§ **Collected data entries**:
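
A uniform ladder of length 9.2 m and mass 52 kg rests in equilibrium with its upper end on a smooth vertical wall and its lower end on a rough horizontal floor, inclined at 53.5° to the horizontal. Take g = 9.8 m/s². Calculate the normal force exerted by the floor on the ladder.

N_floor ≈ 510 N

ΣF_y = 0: N_floor = 52×9.8 = 509.6 N.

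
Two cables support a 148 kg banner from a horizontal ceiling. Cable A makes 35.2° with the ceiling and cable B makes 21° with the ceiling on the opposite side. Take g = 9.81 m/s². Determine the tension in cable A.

Weight W = 148 × 9.81 = 1452 N acts straight down.
Horizontal: T_A cos 35.2° = T_B cos 21°  →  T_B = 0.8753 T_A.
Vertical: T_A sin 35.2° + T_B sin 21° = 1452.
Substituting the horizontal relation into the vertical equation gives 0.8901 T_A = 1452, so T_A = 1631 N.

T_A ≈ 1630 N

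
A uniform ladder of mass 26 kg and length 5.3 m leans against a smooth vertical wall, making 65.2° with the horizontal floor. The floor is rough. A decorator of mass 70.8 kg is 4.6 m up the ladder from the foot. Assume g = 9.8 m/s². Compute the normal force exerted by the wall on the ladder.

Torques about the foot: N_wall · 5.3 sin 65.2° = 26×9.8×2.65 cos 65.2° + 70.8×9.8×4.6 cos 65.2° → N_wall = 337.12 N.

N_wall ≈ 337 N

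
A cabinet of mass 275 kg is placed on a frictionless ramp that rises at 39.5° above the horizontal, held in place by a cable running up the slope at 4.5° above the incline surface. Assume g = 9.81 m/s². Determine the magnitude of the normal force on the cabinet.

Take axes along and perpendicular to the incline. Weight components: W sin 39.5° = 1716 N down-slope, W cos 39.5° = 2082 N into the surface.
Along incline: T cos 4.5° = W sin 39.5° → T = 1721 N.
Perpendicular: N = W cos 39.5° − T sin 4.5° = 1947 N.

N ≈ 1950 N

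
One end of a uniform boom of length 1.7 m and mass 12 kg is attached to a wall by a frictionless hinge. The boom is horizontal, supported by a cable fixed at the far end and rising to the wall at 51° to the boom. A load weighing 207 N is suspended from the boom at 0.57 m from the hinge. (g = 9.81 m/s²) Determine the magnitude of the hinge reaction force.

|H| ≈ 222 N

Take torques about the hinge: T sin 51° · 1.7 = 12×9.81×0.85 + 207×0.57 = 218.05 N·m.
So T = 218.05 / (0.7771 × 1.7) = 165.05 N.
ΣF_x = 0: H_x = T cos 51° = 103.87 N.
ΣF_y = 0: H_y = (12×9.81 + 207) − T sin 51° = 324.72 − 128.27 = 196.45 N.
|H| = √(H_x² + H_y²) = √((103.87)² + (196.45)²) = 222.22 N.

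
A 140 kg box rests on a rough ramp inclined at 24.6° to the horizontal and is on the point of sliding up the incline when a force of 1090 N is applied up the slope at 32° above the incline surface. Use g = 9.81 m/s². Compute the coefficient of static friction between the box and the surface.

μ ≈ 0.525

On the verge of sliding up the incline, friction is at its maximum μN and acts down the slope.
Perpendicular to incline: N = W cos 24.6° − P sin 32° = 1249 − 577.6 = 671.1 N.
Along incline: P cos 32° − μN = W sin 24.6° → μ = −(W sin 24.6° − P cos 32°) / N = 0.5255.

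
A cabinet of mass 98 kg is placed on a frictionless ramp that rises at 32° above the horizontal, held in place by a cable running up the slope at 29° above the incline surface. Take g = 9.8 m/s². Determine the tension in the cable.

Take axes along and perpendicular to the incline. Weight components: W sin 32° = 508.9 N down-slope, W cos 32° = 814.5 N into the surface.
Along incline: T cos 29° = W sin 32° → T = 581.9 N.
Perpendicular: N = W cos 32° − T sin 29° = 532.4 N.

T ≈ 582 N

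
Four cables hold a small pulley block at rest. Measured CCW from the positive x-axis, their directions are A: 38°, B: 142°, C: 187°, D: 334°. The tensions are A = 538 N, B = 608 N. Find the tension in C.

T_C ≈ 1120 N

Resolve: ΣF_x = 538 cos 38° + 608 cos 142° + T_C cos 187° + T_D cos 334° = 0.
        ΣF_y = 538 sin 38° + 608 sin 142° + T_C sin 187° + T_D sin 334° = 0.
The known terms sum to (-55.16, 705.5) N, so -0.9925 T_C + 0.8988 T_D = 55.16 and -0.1219 T_C − 0.4384 T_D = -705.5.
Solving simultaneously: T_C = 1120 N, T_D = 1298 N.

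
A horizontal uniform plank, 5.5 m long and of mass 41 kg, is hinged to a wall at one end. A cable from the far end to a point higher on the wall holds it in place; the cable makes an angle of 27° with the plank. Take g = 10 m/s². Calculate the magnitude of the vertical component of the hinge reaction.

|H_y| ≈ 205 N

Take torques about the hinge: T sin 27° · 5.5 = 41×10×2.75 = 1127.5 N·m.
So T = 1127.5 / (0.4540 × 5.5) = 451.55 N.
ΣF_y = 0: H_y = (41×10) − T sin 27° = 410 − 205 = 205 N.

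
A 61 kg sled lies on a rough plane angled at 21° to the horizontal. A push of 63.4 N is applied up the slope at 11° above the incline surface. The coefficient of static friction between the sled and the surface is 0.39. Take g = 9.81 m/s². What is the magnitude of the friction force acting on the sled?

f ≈ 152 N

Axes along / perpendicular to the incline. W sin 21° = 214.5 N down-slope; W cos 21° = 558.7 N into the surface.
Perpendicular: N = W cos 21° − P sin 11° = 558.7 − 12.1 = 546.6 N.
Along incline: P cos 11° + f = W sin 21° (friction acts up-slope) → f = 214.5 − 62.24 = 152.2 N.
|f| = 152.2 N ≤ μN = 213.2 N, so the sled is indeed static.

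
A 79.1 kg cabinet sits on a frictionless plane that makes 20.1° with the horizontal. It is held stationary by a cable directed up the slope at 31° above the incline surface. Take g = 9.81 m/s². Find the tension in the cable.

Take axes along and perpendicular to the incline. Weight components: W sin 20.1° = 266.7 N down-slope, W cos 20.1° = 728.7 N into the surface.
Along incline: T cos 31° = W sin 20.1° → T = 311.1 N.
Perpendicular: N = W cos 20.1° − T sin 31° = 568.5 N.

T ≈ 311 N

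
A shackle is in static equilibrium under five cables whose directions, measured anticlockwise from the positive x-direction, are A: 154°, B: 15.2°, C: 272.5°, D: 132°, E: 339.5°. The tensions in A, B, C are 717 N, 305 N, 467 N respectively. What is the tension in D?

Resolve: ΣF_x = 717 cos 154° + 305 cos 15.2° + 467 cos 272.5° + T_D cos 132° + T_E cos 339.5° = 0.
        ΣF_y = 717 sin 154° + 305 sin 15.2° + 467 sin 272.5° + T_D sin 132° + T_E sin 339.5° = 0.
The known terms sum to (-329.7, -72.28) N, so -0.6691 T_D + 0.9367 T_E = 329.7 and 0.7431 T_D − 0.3502 T_E = 72.28.
Solving simultaneously: T_D = 396.7 N, T_E = 635.4 N.

T_D ≈ 397 N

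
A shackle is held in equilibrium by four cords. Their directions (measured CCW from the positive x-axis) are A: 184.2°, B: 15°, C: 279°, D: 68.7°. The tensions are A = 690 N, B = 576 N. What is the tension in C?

T_C ≈ 314 N

Resolve: ΣF_x = 690 cos 184.2° + 576 cos 15° + T_C cos 279° + T_D cos 68.7° = 0.
        ΣF_y = 690 sin 184.2° + 576 sin 15° + T_C sin 279° + T_D sin 68.7° = 0.
The known terms sum to (-131.8, 98.55) N, so 0.1564 T_C + 0.3633 T_D = 131.8 and -0.9877 T_C + 0.9317 T_D = -98.55.
Solving simultaneously: T_C = 314.3 N, T_D = 227.4 N.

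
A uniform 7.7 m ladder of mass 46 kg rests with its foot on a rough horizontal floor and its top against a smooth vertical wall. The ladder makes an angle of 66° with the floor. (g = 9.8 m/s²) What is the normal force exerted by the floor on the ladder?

N_floor ≈ 451 N

ΣF_y = 0: N_floor = 46×9.8 = 450.8 N.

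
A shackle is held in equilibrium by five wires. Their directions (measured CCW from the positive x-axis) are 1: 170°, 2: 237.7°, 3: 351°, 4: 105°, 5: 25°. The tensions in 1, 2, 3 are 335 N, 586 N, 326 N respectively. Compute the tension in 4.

T_4 ≈ 311 N

Resolve: ΣF_x = 335 cos 170° + 586 cos 237.7° + 326 cos 351° + T_4 cos 105° + T_5 cos 25° = 0.
        ΣF_y = 335 sin 170° + 586 sin 237.7° + 326 sin 351° + T_4 sin 105° + T_5 sin 25° = 0.
The known terms sum to (-321.1, -488.1) N, so -0.2588 T_4 + 0.9063 T_5 = 321.1 and 0.9659 T_4 + 0.4226 T_5 = 488.1.
Solving simultaneously: T_4 = 311.5 N, T_5 = 443.2 N.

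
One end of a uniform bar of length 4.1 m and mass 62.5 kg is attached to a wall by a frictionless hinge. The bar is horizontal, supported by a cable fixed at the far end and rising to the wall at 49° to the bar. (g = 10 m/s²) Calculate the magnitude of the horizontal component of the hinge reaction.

Take torques about the hinge: T sin 49° · 4.1 = 62.5×10×2.05 = 1281.2 N·m.
So T = 1281.2 / (0.7547 × 4.1) = 414.07 N.
ΣF_x = 0: H_x = T cos 49° = 271.65 N.

H_x ≈ 272 N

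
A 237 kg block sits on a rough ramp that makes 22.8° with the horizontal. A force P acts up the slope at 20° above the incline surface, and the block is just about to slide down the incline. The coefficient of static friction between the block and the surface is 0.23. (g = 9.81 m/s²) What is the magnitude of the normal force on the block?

N ≈ 1980 N

On the verge of sliding down the incline, friction equals μN and acts up the slope.
Perpendicular: N + P sin 20° = W cos 22.8° = 2143 N.
Along incline: P cos 20° + μN = W sin 22.8° with W sin 22.8° = 901 N.
Solving the pair for P and N: P = 473.9 N, N = 1981 N (and f = μN = 455.7 N).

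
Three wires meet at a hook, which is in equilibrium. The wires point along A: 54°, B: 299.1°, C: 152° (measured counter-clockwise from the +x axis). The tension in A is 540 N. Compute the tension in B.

Resolve: ΣF_x = 540 cos 54° + T_B cos 299.1° + T_C cos 152° = 0.
        ΣF_y = 540 sin 54° + T_B sin 299.1° + T_C sin 152° = 0.
The known terms sum to (317.4, 436.9) N, so 0.4863 T_B − 0.8829 T_C = -317.4 and -0.8738 T_B + 0.4695 T_C = -436.9.
Solving simultaneously: T_B = 984.5 N, T_C = 901.7 N.

T_B ≈ 984 N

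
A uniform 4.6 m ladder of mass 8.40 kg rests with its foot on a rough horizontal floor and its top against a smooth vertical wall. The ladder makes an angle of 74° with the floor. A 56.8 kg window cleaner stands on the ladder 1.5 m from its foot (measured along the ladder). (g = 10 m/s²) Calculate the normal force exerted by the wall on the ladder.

Torques about the foot: N_wall · 4.6 sin 74° = 8.40×10×2.3 cos 74° + 56.8×10×1.5 cos 74° → N_wall = 65.154 N.

N_wall ≈ 65.2 N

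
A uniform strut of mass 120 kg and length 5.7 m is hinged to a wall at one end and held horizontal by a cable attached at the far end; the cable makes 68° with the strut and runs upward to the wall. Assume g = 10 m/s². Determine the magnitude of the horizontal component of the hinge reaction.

H_x ≈ 242 N

Take torques about the hinge: T sin 68° · 5.7 = 120×10×2.85 = 3420 N·m.
So T = 3420 / (0.9272 × 5.7) = 647.12 N.
ΣF_x = 0: H_x = T cos 68° = 242.42 N.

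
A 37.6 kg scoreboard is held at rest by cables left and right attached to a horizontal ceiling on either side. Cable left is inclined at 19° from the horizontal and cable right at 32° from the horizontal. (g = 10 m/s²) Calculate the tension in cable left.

Weight W = 37.6 × 10 = 376 N acts straight down.
Horizontal: T_left cos 19° = T_right cos 32°  →  T_right = 1.115 T_left.
Vertical: T_left sin 19° + T_right sin 32° = 376.
Substituting the horizontal relation into the vertical equation gives 0.9164 T_left = 376, so T_left = 410.3 N.

T_left ≈ 410 N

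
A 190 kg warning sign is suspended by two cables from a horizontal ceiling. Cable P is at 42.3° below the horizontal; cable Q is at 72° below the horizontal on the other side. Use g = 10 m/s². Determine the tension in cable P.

Weight W = 190 × 10 = 1900 N acts straight down.
Horizontal: T_P cos 42.3° = T_Q cos 72°  →  T_Q = 2.393 T_P.
Vertical: T_P sin 42.3° + T_Q sin 72° = 1900.
Substituting the horizontal relation into the vertical equation gives 2.949 T_P = 1900, so T_P = 644.2 N.

T_P ≈ 644 N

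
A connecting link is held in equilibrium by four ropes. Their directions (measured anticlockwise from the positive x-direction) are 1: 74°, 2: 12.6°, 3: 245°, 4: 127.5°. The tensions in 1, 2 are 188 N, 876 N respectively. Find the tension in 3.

T_3 ≈ 1070 N

Resolve: ΣF_x = 188 cos 74° + 876 cos 12.6° + T_3 cos 245° + T_4 cos 127.5° = 0.
        ΣF_y = 188 sin 74° + 876 sin 12.6° + T_3 sin 245° + T_4 sin 127.5° = 0.
The known terms sum to (906.7, 371.8) N, so -0.4226 T_3 − 0.6088 T_4 = -906.7 and -0.9063 T_3 + 0.7934 T_4 = -371.8.
Solving simultaneously: T_3 = 1066 N, T_4 = 749.3 N.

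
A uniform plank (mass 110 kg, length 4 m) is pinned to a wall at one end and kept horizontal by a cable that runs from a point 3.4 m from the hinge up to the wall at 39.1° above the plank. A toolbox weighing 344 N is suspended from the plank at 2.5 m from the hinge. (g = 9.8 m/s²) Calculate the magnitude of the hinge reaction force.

Take torques about the hinge: T sin 39.1° · 3.4 = 110×9.8×2 + 344×2.5 = 3016 N·m.
So T = 3016 / (0.6307 × 3.4) = 1406.5 N.
ΣF_x = 0: H_x = T cos 39.1° = 1091.5 N.
ΣF_y = 0: H_y = (110×9.8 + 344) − T sin 39.1° = 1422 − 887.06 = 534.94 N.
|H| = √(H_x² + H_y²) = √((1091.5)² + (534.94)²) = 1215.6 N.

|H| ≈ 1220 N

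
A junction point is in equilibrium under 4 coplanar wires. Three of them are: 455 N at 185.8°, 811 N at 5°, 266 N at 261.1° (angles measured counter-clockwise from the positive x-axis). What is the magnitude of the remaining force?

F ≈ 394 N

Sum the known components: ΣF_x = 314.1 N, ΣF_y = -238.1 N.
For equilibrium the remaining force must supply (−ΣF_x, −ΣF_y) = (-314.1, 238.1) N.
Magnitude = √((-314.1)² + (238.1)²) = 394.1 N; direction = atan2(238.1, -314.1) = 142.8°.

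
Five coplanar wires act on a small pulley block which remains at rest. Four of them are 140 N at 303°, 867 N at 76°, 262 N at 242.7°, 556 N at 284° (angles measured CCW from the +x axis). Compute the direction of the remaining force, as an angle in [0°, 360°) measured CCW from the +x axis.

Sum the known components: ΣF_x = 300.3 N, ΣF_y = -48.47 N.
For equilibrium the remaining force must supply (−ΣF_x, −ΣF_y) = (-300.3, 48.47) N.
Magnitude = √((-300.3)² + (48.47)²) = 304.2 N; direction = atan2(48.47, -300.3) = 170.8°.

θ ≈ 171°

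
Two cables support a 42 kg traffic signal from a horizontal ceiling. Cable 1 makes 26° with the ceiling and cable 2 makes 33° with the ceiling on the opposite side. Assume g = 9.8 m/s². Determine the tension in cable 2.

T_2 ≈ 432 N

Weight W = 42 × 9.8 = 411.6 N acts straight down.
Horizontal: T_1 cos 26° = T_2 cos 33°  →  T_1 = 0.9331 T_2.
Vertical: T_1 sin 26° + T_2 sin 33° = 411.6.
Substituting the horizontal relation into the vertical equation gives 0.9537 T_2 = 411.6, so T_2 = 431.6 N.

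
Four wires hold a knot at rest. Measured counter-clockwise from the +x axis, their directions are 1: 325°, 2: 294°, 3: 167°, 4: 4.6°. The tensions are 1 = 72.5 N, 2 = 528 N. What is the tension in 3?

T_3 ≈ 1800 N

Resolve: ΣF_x = 72.5 cos 325° + 528 cos 294° + T_3 cos 167° + T_4 cos 4.6° = 0.
        ΣF_y = 72.5 sin 325° + 528 sin 294° + T_3 sin 167° + T_4 sin 4.6° = 0.
The known terms sum to (274.1, -523.9) N, so -0.9744 T_3 + 0.9968 T_4 = -274.1 and 0.2250 T_3 + 0.0802 T_4 = 523.9.
Solving simultaneously: T_3 = 1800 N, T_4 = 1484 N.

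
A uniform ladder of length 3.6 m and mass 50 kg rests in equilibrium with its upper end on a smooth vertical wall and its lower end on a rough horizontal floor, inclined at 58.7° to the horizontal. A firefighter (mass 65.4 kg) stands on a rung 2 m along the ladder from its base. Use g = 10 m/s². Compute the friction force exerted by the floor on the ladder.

Torques about the foot: N_wall · 3.6 sin 58.7° = 50×10×1.8 cos 58.7° + 65.4×10×2 cos 58.7° → N_wall = 372.91 N.
ΣF_x = 0: f_floor = N_wall = 372.91 N.

f ≈ 373 N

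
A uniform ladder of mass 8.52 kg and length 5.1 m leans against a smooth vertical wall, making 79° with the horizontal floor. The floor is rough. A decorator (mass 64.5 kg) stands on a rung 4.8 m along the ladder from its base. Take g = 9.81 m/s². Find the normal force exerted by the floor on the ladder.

N_floor ≈ 716 N

ΣF_y = 0: N_floor = 8.52×9.81 + 64.5×9.81 = 716.33 N.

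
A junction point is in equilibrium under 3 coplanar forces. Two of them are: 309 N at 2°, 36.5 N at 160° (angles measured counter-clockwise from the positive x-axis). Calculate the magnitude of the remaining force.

F ≈ 275 N

Sum the known components: ΣF_x = 274.5 N, ΣF_y = 23.27 N.
For equilibrium the remaining force must supply (−ΣF_x, −ΣF_y) = (-274.5, -23.27) N.
Magnitude = √((-274.5)² + (-23.27)²) = 275.5 N; direction = atan2(-23.27, -274.5) = 184.8°.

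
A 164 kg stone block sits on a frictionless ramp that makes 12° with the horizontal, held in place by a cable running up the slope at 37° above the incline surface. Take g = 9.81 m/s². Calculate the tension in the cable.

T ≈ 419 N

Take axes along and perpendicular to the incline. Weight components: W sin 12° = 334.5 N down-slope, W cos 12° = 1574 N into the surface.
Along incline: T cos 37° = W sin 12° → T = 418.8 N.
Perpendicular: N = W cos 12° − T sin 37° = 1322 N.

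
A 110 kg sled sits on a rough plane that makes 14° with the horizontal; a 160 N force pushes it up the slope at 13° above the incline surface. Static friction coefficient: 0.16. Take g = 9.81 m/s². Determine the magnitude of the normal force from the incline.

N ≈ 1010 N

Axes along / perpendicular to the incline. W sin 14° = 261.1 N down-slope; W cos 14° = 1047 N into the surface.
Perpendicular: N = W cos 14° − P sin 13° = 1047 − 35.99 = 1011 N.
Along incline: P cos 13° + f = W sin 14° (friction acts up-slope) → f = 261.1 − 155.9 = 105.2 N.
|f| = 105.2 N ≤ μN = 161.8 N, so the sled is indeed static.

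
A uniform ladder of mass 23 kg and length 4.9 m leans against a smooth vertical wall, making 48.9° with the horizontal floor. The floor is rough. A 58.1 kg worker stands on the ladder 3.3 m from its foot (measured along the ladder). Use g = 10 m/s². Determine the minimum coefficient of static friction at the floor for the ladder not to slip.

ΣF_y = 0: N_floor = 23×10 + 58.1×10 = 811 N.
Torques about the foot: N_wall · 4.9 sin 48.9° = 23×10×2.45 cos 48.9° + 58.1×10×3.3 cos 48.9° → N_wall = 441.66 N.
ΣF_x = 0: f_floor = N_wall = 441.66 N.
μ_min = f_floor / N_floor = 441.66 / 811 = 0.5446.

μ_min ≈ 0.545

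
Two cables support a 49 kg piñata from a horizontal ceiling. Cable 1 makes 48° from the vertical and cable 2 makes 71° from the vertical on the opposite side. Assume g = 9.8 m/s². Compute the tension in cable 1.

T_1 ≈ 519 N

Angles from the horizontal: cable 1 is 90° − 48° = 42°, cable 2 is 90° − 71° = 19°.
Weight W = 49 × 9.8 = 480.2 N acts straight down.
Horizontal: T_1 cos 42° = T_2 cos 19°  →  T_2 = 0.786 T_1.
Vertical: T_1 sin 42° + T_2 sin 19° = 480.2.
Substituting the horizontal relation into the vertical equation gives 0.925 T_1 = 480.2, so T_1 = 519.1 N.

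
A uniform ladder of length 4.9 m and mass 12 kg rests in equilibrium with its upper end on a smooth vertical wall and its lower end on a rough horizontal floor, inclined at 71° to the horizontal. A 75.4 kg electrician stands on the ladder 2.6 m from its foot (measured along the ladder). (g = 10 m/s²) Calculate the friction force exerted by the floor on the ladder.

Torques about the foot: N_wall · 4.9 sin 71° = 12×10×2.45 cos 71° + 75.4×10×2.6 cos 71° → N_wall = 158.42 N.
ΣF_x = 0: f_floor = N_wall = 158.42 N.

f ≈ 158 N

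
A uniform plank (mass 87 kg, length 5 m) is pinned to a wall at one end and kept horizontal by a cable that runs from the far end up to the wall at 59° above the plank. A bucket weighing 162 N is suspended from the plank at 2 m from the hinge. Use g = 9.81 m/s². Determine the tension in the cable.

Take torques about the hinge: T sin 59° · 5 = 87×9.81×2.5 + 162×2 = 2457.7 N·m.
So T = 2457.7 / (0.8572 × 5) = 573.44 N.

T ≈ 573 N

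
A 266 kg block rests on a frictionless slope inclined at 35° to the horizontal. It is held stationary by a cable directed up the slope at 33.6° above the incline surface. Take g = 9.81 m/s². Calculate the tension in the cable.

T ≈ 1800 N

Take axes along and perpendicular to the incline. Weight components: W sin 35° = 1497 N down-slope, W cos 35° = 2138 N into the surface.
Along incline: T cos 33.6° = W sin 35° → T = 1797 N.
Perpendicular: N = W cos 35° − T sin 33.6° = 1143 N.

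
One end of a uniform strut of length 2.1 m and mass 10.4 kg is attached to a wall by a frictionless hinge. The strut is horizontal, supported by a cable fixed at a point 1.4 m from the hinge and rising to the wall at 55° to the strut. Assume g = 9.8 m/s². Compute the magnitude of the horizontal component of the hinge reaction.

Take torques about the hinge: T sin 55° · 1.4 = 10.4×9.8×1.05 = 107.02 N·m.
So T = 107.02 / (0.8192 × 1.4) = 93.316 N.
ΣF_x = 0: H_x = T cos 55° = 53.524 N.

H_x ≈ 53.5 N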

§ **What is expected**: Your task is to transcribe the line containing "A uniform plank (mass 87" and every line after it, through the last line of the data, exactly as written and with nothing more.

§ **Exercise response**:
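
A uniform plank (mass 87 kg, length 5 m) is pinned to a wall at one end and kept horizontal by a cable that runs from the far end up to the wall at 59° above the plank. A bucket weighing 162 N is suspended from the plank at 2 m from the hinge. Use g = 9.81 m/s². Determine the tension in the cable.

Take torques about the hinge: T sin 59° · 5 = 87×9.81×2.5 + 162×2 = 2457.7 N·m.
So T = 2457.7 / (0.8572 × 5) = 573.44 N.

T ≈ 573 N

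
A 266 kg block rests on a frictionless slope inclined at 35° to the horizontal. It is held stationary by a cable directed up the slope at 33.6° above the incline surface. Take g = 9.81 m/s². Calculate the tension in the cable.

T ≈ 1800 N

Take axes along and perpendicular to the incline. Weight components: W sin 35° = 1497 N down-slope, W cos 35° = 2138 N into the surface.
Along incline: T cos 33.6° = W sin 35° → T = 1797 N.
Perpendicular: N = W cos 35° − T sin 33.6° = 1143 N.

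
One end of a uniform strut of length 2.1 m and mass 10.4 kg is attached to a wall by a frictionless hinge. The strut is horizontal, supported by a cable fixed at a point 1.4 m from the hinge and rising to the wall at 55° to the strut. Assume g = 9.8 m/s². Compute the magnitude of the horizontal component of the hinge reaction.

Take torques about the hinge: T sin 55° · 1.4 = 10.4×9.8×1.05 = 107.02 N·m.
So T = 107.02 / (0.8192 × 1.4) = 93.316 N.
ΣF_x = 0: H_x = T cos 55° = 53.524 N.

H_x ≈ 53.5 N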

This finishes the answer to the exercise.